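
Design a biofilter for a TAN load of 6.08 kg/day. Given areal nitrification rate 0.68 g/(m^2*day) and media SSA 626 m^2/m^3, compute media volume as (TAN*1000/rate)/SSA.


A = 6.08*1000 / 0.68 = 8941.1765 m^2
V = 8941.1765 / 626 = 14.283

14.283 m^3


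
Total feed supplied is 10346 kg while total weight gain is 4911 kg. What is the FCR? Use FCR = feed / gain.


FCR = feed consumed / weight gained
FCR = 10346 kg / 4911 kg = 2.1067

2.1067


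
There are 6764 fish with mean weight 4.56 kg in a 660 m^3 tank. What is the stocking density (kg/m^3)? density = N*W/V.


Total biomass = 6764 fish * 4.56 kg = 30843.84 kg
Density = total biomass / volume = 30843.84 / 660 = 46.7331 kg/m^3

46.7331 kg/m^3


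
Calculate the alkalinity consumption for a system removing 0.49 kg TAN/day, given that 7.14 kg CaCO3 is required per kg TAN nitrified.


Alkalinity factor: 7.14 kg CaCO3 consumed per kg TAN nitrified
alk = 0.49 kg TAN * 7.14 = 3.4986 kg CaCO3/day

3.4986 kg CaCO3/day


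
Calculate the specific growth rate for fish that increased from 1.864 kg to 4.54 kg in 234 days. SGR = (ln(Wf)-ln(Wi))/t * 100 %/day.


ln(W_f) = ln(4.54) = 1.512927
ln(W_i) = ln(1.864) = 0.62272472
ln(W_f) - ln(W_i) = 1.512927 - 0.62272472 = 0.89020228
SGR = 0.89020228 / 234 * 100 = 0.380428 %/day

0.380428 %/day


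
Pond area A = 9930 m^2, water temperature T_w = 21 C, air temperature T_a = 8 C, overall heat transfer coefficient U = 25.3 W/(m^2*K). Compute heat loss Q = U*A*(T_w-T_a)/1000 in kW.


Temperature difference dT = 21 - 8 = 13 K
Heat loss (W) = U * A * dT = 25.3 * 9930 * 13 = 3265977 W
Convert to kW: 3265977 / 1000 = 3265.977 kW

3265.977 kW


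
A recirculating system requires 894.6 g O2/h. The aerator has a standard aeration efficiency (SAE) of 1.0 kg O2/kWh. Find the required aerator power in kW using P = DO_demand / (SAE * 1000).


SAE in g O2/kWh = 1.0 * 1000 = 1000 g/kWh
P = DO_demand / SAE_g = 894.6 / 1000 = 0.8946 kW

0.8946 kW


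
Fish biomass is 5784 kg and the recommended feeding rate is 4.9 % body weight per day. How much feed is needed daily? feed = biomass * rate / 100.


Feeding rate fraction = 4.9% / 100 = 0.049
Daily feed = 5784 kg * 0.049 = 283.416 kg/day

283.416 kg/day


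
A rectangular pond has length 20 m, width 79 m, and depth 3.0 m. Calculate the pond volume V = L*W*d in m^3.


Base area = L * W = 20 * 79 = 1580 m^2
Volume = area * depth = 1580 * 3.0 = 4740 m^3

4740 m^3


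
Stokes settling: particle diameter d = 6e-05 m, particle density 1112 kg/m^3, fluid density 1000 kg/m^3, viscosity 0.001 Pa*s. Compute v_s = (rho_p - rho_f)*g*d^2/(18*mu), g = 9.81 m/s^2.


Density difference: rho_p - rho_f = 1112 - 1000 = 112 kg/m^3
d^2 = (6e-05)^2 = 3.6e-09 m^2
Numerator = (rho_p - rho_f) * g * d^2 = 112 * 9.81 * 3.6e-09 = 3.955392e-06
Denominator = 18 * mu = 18 * 0.001 = 0.018
v_s = 3.955392e-06 / 0.018 = 2.19744e-04 m/s
Check: Re = rho_f * v_s * d / mu = 1000 * 2.19744e-04 * 6e-05 / 0.001 = 0.0132 < 1, so Stokes' law applies.

2.19744e-04 m/s


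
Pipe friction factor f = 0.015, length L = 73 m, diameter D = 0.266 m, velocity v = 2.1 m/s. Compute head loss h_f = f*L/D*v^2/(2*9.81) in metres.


v^2 = 2.1^2 = 4.41 m^2/s^2
L/D = 73/0.266 = 274.43609
h_f = f*(L/D)*v^2/(2g) = 0.015 * 274.43609 * 4.41 / 19.62 = 0.925278 m

0.925278 m


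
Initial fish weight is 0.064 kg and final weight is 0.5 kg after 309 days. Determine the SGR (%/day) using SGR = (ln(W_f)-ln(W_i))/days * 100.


ln(W_f) = ln(0.5) = -0.69314718
ln(W_i) = ln(0.064) = -2.7488722
ln(W_f) - ln(W_i) = -0.69314718 - -2.7488722 = 2.055725
SGR = 2.055725 / 309 * 100 = 0.665283 %/day

0.665283 %/day


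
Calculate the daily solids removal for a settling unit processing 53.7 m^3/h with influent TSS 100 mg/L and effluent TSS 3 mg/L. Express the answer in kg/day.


Concentration drop: TSS_in - TSS_out = 100 - 3 = 97 mg/L
Hourly solids removed = Q * dTSS = 53.7 m^3/h * 97 mg/L = 5208.9 g/h  (m^3/h * mg/L = g/h)
Daily solids removed = 5208.9 * 24 = 125013.6 g/day
Convert g to kg: 125013.6 / 1000 = 125.0136 kg/day

125.0136 kg/day


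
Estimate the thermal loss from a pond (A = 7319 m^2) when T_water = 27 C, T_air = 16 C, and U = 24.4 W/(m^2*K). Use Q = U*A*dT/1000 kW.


Temperature difference dT = 27 - 16 = 11 K
Heat loss (W) = U * A * dT = 24.4 * 7319 * 11 = 1964419.6 W
Convert to kW: 1964419.6 / 1000 = 1964.4196 kW

1964.4196 kW


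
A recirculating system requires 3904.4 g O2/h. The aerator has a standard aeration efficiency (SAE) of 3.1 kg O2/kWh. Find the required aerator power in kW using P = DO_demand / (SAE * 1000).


SAE in g O2/kWh = 3.1 * 1000 = 3100 g/kWh
P = DO_demand / SAE_g = 3904.4 / 3100 = 1.25948 kW

1.25948 kW


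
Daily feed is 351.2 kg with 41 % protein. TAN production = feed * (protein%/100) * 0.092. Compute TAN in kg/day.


Protein in feed = 351.2 * 41/100 = 143.992 kg/day
TAN = protein * 0.092 = 143.992 * 0.092 = 13.247264 kg/day

13.247264 kg/day


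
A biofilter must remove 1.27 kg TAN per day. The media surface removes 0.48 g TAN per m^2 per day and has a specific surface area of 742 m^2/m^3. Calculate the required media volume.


A = 1.27*1000 / 0.48 = 2645.8333 m^2
V = 2645.8333 / 742 = 3.56581

3.56581 m^3


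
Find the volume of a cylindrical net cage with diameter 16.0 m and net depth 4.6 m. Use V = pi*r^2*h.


r = d/2 = 16.0/2 = 8 m
Base area = pi*r^2 = pi*8^2 = 201.06193 m^2
Volume = 201.06193 * 4.6 = 924.885 m^3

924.885 m^3


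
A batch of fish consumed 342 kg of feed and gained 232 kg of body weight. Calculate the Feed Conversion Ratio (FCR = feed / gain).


FCR = feed consumed / weight gained
FCR = 342 kg / 232 kg = 1.47414

1.47414


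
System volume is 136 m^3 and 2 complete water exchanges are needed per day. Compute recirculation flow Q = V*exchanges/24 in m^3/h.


Daily recirculation volume = 136 m^3 * 2 = 272 m^3/day
Flow rate Q = daily volume / 24 h = 272 / 24 = 11.3333 m^3/h

11.3333 m^3/h


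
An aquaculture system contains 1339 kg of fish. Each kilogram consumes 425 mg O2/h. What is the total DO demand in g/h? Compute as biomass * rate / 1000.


Total O2 consumption (mg/h) = 1339 kg * 425 mg/(kg*h) = 569075 mg/h
Convert to g/h: 569075 / 1000 = 569.075 g/h

569.075 g/h


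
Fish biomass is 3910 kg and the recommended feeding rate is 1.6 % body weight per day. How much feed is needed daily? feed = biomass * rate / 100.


Feeding rate fraction = 1.6% / 100 = 0.016
Daily feed = 3910 kg * 0.016 = 62.56 kg/day

62.56 kg/day


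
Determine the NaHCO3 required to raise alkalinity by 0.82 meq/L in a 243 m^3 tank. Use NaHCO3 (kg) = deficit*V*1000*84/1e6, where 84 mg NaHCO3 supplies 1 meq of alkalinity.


Tank volume in L = 243 m^3 * 1000 = 243000 L
Total meq required = 0.82 meq/L * 243000 L = 199260 meq
NaHCO3 mass = 199260 meq * 84 mg/meq / 1e6 = 16.7378 kg

16.7378 kg


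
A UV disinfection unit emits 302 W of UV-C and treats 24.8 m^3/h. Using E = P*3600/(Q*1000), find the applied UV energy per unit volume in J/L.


Energy delivered per hour = 302 W * 3600 s = 1087200 J/h
Volume treated per hour = 24.8 m^3/h * 1000 = 24800 L/h
dose = 1087200 / 24800 = 43.8387 J/L

43.8387 J/L


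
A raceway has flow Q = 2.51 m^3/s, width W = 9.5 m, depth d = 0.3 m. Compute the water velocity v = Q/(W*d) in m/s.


Cross-sectional area = W * d = 9.5 * 0.3 = 2.85 m^2
Velocity = Q / A = 2.51 / 2.85 = 0.880702 m/s

0.880702 m/s


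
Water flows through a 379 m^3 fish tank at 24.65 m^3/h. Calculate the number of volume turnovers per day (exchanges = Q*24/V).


Daily flow volume = 24.65 m^3/h * 24 h = 591.6 m^3/day
Exchanges = daily flow / tank volume = 591.6 / 379 = 1.56095 exchanges/day

1.56095 exchanges/day


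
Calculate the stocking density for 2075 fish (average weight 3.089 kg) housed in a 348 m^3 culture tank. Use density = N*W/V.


Total biomass = 2075 fish * 3.089 kg = 6409.675 kg
Density = total biomass / volume = 6409.675 / 348 = 18.4186 kg/m^3

18.4186 kg/m^3


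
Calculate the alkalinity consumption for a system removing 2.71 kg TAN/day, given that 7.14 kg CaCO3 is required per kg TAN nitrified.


Alkalinity factor: 7.14 kg CaCO3 consumed per kg TAN nitrified
alk = 2.71 kg TAN * 7.14 = 19.3494 kg CaCO3/day

19.3494 kg CaCO3/day


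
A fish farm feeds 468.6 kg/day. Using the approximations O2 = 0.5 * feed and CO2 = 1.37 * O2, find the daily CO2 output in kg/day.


O2 = 468.6 * 0.5 = 234.3
CO2 = 234.3 * 1.37 = 320.991

320.991 kg/day


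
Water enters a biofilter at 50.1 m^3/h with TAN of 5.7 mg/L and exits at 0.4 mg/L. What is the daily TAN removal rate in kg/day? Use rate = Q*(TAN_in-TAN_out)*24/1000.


Concentration drop: TAN_in - TAN_out = 5.7 - 0.4 = 5.3 mg/L
Hourly TAN removed = Q * dTAN = 50.1 m^3/h * 5.3 mg/L = 265.53 g/h  (m^3/h * mg/L = g/h)
Daily TAN removed = 265.53 * 24 = 6372.72 g/day
Convert to kg/day: 6372.72 / 1000 = 6.37272 kg/day

6.37272 kg/day


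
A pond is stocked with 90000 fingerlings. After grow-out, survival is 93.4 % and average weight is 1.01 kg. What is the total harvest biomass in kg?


Survivors = 90000 * 93.4/100 = 84060 fish
Harvest biomass = survivors * W_f = 84060 * 1.01 = 84900.6 kg

84900.6 kg


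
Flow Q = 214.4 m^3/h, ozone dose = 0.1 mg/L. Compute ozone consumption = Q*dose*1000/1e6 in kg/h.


O3 demand (mg/h) = Q * dose * 1000 = 214.4 * 0.1 * 1000 = 21440 mg/h
Convert mg to kg: 21440 / 1e6 = 0.02144 kg/h

0.02144 kg/h


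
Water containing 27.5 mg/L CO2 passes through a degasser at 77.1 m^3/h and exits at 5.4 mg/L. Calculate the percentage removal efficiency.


CO2_out / CO2_in = 5.4 / 27.5 = 0.19636364
Fraction remaining = 0.19636364
efficiency = (1 - 0.19636364) * 100 = 80.3636 %

80.3636 %


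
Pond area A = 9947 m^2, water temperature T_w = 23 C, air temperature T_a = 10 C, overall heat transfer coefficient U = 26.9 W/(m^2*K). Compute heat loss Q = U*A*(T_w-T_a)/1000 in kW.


Temperature difference dT = 23 - 10 = 13 K
Heat loss (W) = U * A * dT = 26.9 * 9947 * 13 = 3478465.9 W
Convert to kW: 3478465.9 / 1000 = 3478.4659 kW

3478.4659 kW


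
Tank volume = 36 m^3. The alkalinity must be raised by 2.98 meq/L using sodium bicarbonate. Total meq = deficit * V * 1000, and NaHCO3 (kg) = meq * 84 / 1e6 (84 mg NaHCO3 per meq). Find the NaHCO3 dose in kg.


Tank volume in L = 36 m^3 * 1000 = 36000 L
Total meq required = 2.98 meq/L * 36000 L = 107280 meq
NaHCO3 mass = 107280 meq * 84 mg/meq / 1e6 = 9.01152 kg

9.01152 kg


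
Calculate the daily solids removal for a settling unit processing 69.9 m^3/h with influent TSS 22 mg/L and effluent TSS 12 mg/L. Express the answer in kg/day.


Concentration drop: TSS_in - TSS_out = 22 - 12 = 10 mg/L
Hourly solids removed = Q * dTSS = 69.9 m^3/h * 10 mg/L = 699 g/h  (m^3/h * mg/L = g/h)
Daily solids removed = 699 * 24 = 16776 g/day
Convert g to kg: 16776 / 1000 = 16.776 kg/day

16.776 kg/day


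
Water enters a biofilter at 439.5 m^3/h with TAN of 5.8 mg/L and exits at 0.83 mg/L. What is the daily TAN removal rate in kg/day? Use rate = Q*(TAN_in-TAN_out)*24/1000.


Concentration drop: TAN_in - TAN_out = 5.8 - 0.83 = 4.97 mg/L
Hourly TAN removed = Q * dTAN = 439.5 m^3/h * 4.97 mg/L = 2184.315 g/h  (m^3/h * mg/L = g/h)
Daily TAN removed = 2184.315 * 24 = 52423.56 g/day
Convert to kg/day: 52423.56 / 1000 = 52.42356 kg/day

52.42356 kg/day


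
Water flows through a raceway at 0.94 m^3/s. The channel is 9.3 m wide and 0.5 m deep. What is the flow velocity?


Cross-sectional area = W * d = 9.3 * 0.5 = 4.65 m^2
Velocity = Q / A = 0.94 / 4.65 = 0.202151 m/s

0.202151 m/s


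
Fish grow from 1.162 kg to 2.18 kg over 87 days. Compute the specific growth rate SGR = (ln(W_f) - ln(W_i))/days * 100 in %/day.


ln(W_f) = ln(2.18) = 0.77932488
ln(W_i) = ln(1.162) = 0.15014266
ln(W_f) - ln(W_i) = 0.77932488 - 0.15014266 = 0.62918222
SGR = 0.62918222 / 87 * 100 = 0.723198 %/day

0.723198 %/day


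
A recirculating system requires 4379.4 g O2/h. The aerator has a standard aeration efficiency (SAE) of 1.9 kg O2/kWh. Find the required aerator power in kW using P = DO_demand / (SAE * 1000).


SAE in g O2/kWh = 1.9 * 1000 = 1900 g/kWh
P = DO_demand / SAE_g = 4379.4 / 1900 = 2.30495 kW

2.30495 kW


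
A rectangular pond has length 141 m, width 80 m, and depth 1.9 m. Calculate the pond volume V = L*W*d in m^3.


Base area = L * W = 141 * 80 = 11280 m^2
Volume = area * depth = 11280 * 1.9 = 21432 m^3

21432 m^3


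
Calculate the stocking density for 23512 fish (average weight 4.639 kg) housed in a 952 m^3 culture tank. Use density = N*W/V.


Total biomass = 23512 fish * 4.639 kg = 109072.168 kg
Density = total biomass / volume = 109072.168 / 952 = 114.572 kg/m^3

114.572 kg/m^3


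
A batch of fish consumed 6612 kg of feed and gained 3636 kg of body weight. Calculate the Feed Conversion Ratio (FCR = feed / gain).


FCR = feed consumed / weight gained
FCR = 6612 kg / 3636 kg = 1.81848

1.81848


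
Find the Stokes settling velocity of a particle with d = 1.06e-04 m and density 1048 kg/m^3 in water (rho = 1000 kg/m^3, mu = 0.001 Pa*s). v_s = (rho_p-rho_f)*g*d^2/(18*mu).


Density difference: rho_p - rho_f = 1048 - 1000 = 48 kg/m^3
d^2 = (1.06e-04)^2 = 1.1236e-08 m^2
Numerator = (rho_p - rho_f) * g * d^2 = 48 * 9.81 * 1.1236e-08 = 5.2908077e-06
Denominator = 18 * mu = 18 * 0.001 = 0.018
v_s = 5.2908077e-06 / 0.018 = 2.93934e-04 m/s
Check: Re = rho_f * v_s * d / mu = 1000 * 2.93934e-04 * 1.06e-04 / 0.001 = 0.0312 < 1, so Stokes' law applies.

2.93934e-04 m/s


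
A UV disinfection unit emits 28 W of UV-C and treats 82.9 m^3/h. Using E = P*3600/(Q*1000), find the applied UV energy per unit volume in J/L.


Energy delivered per hour = 28 W * 3600 s = 100800 J/h
Volume treated per hour = 82.9 m^3/h * 1000 = 82900 L/h
dose = 100800 / 82900 = 1.21592 J/L

1.21592 J/L


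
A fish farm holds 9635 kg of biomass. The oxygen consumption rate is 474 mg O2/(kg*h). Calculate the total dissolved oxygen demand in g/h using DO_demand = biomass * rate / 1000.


Total O2 consumption (mg/h) = 9635 kg * 474 mg/(kg*h) = 4566990 mg/h
Convert to g/h: 4566990 / 1000 = 4566.99 g/h

4566.99 g/h


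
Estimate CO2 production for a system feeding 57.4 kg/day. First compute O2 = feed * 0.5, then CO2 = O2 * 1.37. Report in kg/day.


O2 = 57.4 * 0.5 = 28.7
CO2 = 28.7 * 1.37 = 39.319

39.319 kg/day


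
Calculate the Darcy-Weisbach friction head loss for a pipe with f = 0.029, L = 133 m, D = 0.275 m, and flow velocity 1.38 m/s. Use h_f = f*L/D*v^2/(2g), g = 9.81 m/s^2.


v^2 = 1.38^2 = 1.9044 m^2/s^2
L/D = 133/0.275 = 483.63636
h_f = f*(L/D)*v^2/(2g) = 0.029 * 483.63636 * 1.9044 / 19.62 = 1.36137 m

1.36137 m


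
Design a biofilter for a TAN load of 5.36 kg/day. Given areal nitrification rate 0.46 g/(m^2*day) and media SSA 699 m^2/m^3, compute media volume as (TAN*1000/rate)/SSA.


A = 5.36*1000 / 0.46 = 11652.174 m^2
V = 11652.174 / 699 = 16.6698

16.6698 m^3


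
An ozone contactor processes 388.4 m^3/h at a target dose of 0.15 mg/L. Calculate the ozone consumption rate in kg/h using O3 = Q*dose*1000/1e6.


O3 demand (mg/h) = Q * dose * 1000 = 388.4 * 0.15 * 1000 = 58260 mg/h
Convert mg to kg: 58260 / 1e6 = 0.05826 kg/h

0.05826 kg/h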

********************

**PROBLEM TO SOLVE:** From the line containing "An ozone contactor" down to the last line of the listing above, give every line again exactly, and add nothing.

**YOUR SOLUTION:**
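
An ozone contactor processes 388.4 m^3/h at a target dose of 0.15 mg/L. Calculate the ozone consumption rate in kg/h using O3 = Q*dose*1000/1e6.


O3 demand (mg/h) = Q * dose * 1000 = 388.4 * 0.15 * 1000 = 58260 mg/h
Convert mg to kg: 58260 / 1e6 = 0.05826 kg/h

0.05826 kg/h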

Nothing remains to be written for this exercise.